* Directions for this task *
Taking the line with "The hash function is h(k) = (10·k" as the start, reproduce every line until the records end, exactly and with nothing added.

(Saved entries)
+--

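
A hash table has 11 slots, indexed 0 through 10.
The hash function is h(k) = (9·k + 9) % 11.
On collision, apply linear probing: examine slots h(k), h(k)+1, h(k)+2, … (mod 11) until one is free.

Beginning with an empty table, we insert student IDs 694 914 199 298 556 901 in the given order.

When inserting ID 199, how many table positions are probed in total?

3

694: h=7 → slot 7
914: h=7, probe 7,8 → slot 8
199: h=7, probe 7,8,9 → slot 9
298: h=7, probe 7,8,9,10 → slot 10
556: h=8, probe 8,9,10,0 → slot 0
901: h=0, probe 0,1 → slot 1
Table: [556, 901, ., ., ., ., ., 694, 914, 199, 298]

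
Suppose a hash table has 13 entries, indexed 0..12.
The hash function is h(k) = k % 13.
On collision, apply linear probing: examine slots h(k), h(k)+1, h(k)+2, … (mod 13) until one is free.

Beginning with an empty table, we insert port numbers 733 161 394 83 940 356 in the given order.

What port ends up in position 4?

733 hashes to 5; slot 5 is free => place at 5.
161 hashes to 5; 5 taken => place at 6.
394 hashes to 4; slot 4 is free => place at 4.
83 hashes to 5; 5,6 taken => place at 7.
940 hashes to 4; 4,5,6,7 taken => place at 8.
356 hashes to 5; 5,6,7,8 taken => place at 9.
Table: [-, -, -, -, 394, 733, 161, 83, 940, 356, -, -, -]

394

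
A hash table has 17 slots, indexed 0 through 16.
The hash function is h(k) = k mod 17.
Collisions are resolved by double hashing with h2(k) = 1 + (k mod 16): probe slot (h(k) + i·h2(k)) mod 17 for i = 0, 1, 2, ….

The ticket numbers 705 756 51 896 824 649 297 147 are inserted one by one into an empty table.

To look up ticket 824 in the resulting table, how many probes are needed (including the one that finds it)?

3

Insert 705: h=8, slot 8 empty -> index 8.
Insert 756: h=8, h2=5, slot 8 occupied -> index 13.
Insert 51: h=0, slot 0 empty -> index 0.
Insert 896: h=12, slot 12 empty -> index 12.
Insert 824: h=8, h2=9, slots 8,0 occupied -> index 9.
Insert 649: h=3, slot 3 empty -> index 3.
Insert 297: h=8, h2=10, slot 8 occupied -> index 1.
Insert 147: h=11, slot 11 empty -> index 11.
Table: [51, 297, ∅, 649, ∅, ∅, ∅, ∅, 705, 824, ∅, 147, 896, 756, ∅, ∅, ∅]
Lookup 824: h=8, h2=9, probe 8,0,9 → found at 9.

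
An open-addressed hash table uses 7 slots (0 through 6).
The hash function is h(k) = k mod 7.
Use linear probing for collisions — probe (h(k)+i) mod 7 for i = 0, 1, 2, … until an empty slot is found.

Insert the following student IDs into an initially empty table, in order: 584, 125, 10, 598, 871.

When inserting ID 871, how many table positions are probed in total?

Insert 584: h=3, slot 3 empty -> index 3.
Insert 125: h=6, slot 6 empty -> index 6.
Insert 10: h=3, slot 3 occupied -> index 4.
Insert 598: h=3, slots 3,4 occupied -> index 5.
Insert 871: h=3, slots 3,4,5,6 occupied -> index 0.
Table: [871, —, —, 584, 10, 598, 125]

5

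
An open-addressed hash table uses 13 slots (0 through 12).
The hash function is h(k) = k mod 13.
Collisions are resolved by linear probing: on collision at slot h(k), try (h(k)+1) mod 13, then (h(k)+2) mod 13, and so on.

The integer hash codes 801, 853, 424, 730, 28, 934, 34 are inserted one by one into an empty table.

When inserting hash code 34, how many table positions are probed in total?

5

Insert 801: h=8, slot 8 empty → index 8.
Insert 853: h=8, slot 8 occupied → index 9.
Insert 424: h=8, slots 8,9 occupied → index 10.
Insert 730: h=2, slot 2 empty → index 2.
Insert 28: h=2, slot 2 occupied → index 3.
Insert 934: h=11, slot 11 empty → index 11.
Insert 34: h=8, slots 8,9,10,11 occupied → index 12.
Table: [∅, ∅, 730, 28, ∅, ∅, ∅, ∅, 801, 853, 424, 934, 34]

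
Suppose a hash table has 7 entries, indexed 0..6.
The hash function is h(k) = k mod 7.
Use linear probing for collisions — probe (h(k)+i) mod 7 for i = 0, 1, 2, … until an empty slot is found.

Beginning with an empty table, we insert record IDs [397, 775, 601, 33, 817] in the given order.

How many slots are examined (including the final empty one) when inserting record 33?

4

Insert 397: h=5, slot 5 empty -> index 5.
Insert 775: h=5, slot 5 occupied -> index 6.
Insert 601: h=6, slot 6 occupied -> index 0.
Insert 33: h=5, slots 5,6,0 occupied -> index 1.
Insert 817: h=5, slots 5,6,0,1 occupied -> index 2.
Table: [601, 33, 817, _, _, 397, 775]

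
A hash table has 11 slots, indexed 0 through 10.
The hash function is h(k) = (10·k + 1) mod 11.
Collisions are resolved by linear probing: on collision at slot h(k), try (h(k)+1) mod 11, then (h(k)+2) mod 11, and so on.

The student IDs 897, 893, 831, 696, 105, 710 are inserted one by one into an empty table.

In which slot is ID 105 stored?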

+--

* Your solution *
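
The hash function is h(k) = (10·k + 1) mod 11.
Collisions are resolved by linear probing: on collision at slot h(k), try (h(k)+1) mod 11, then (h(k)+2) mod 11, and so on.

The student IDs 897, 893, 831, 696, 105, 710 are inserted one by one into an empty table.

In which slot is ID 105 stored?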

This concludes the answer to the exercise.